>>>
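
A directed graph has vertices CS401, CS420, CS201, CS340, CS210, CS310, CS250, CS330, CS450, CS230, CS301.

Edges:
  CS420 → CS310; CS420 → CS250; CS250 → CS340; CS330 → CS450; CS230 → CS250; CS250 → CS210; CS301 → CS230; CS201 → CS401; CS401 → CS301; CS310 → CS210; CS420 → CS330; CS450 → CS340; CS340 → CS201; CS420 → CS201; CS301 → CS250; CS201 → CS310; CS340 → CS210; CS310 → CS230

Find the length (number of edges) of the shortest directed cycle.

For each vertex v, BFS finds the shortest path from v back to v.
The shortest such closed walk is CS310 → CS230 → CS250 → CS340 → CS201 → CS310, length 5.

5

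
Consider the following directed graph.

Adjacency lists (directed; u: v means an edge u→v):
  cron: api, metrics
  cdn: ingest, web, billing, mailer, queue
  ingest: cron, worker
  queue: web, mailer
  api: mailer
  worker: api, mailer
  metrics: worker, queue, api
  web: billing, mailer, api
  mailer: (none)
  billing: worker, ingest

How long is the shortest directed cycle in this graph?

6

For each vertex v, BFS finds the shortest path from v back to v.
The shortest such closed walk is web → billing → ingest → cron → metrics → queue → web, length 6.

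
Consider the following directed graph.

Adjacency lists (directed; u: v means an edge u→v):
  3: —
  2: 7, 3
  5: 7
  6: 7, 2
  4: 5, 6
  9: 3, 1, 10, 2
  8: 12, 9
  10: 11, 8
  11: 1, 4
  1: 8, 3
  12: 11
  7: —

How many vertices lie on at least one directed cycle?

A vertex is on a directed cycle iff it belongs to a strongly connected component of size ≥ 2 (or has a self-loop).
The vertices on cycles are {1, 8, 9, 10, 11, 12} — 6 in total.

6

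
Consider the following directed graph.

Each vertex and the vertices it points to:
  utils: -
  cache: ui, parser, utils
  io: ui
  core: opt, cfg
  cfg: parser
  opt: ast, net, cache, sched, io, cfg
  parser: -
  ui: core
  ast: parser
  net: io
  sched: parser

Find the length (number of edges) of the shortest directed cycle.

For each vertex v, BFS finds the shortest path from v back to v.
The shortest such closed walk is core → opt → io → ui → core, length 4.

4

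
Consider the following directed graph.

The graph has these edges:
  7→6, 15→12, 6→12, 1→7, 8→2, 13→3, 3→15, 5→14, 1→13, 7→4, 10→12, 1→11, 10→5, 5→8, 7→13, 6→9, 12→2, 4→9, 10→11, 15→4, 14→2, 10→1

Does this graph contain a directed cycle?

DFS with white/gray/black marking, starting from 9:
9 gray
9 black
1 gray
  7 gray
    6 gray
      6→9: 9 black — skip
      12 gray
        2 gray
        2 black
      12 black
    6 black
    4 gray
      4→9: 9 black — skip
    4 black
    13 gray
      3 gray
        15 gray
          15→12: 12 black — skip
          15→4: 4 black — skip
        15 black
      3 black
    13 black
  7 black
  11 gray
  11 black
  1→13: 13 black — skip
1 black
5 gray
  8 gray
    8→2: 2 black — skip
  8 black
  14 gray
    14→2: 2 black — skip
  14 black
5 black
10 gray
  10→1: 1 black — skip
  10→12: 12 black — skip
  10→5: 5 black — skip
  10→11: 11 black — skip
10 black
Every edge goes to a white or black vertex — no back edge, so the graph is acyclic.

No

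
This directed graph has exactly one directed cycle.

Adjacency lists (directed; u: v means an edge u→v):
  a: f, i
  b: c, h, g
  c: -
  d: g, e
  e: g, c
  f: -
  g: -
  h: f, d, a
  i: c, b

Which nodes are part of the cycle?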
<<<
» WHAT YOU NEED TO DO: Among the entries above, find the line with "ast: parser" and the line with "The graph has"; give again exactly these two lines and all lines between them.

» ANSWER AREA:
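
  ast: parser
  net: io
  sched: parser

Find the length (number of edges) of the shortest directed cycle.

For each vertex v, BFS finds the shortest path from v back to v.
The shortest such closed walk is core → opt → io → ui → core, length 4.

4

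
Consider the following directed graph.

The graph has these edges: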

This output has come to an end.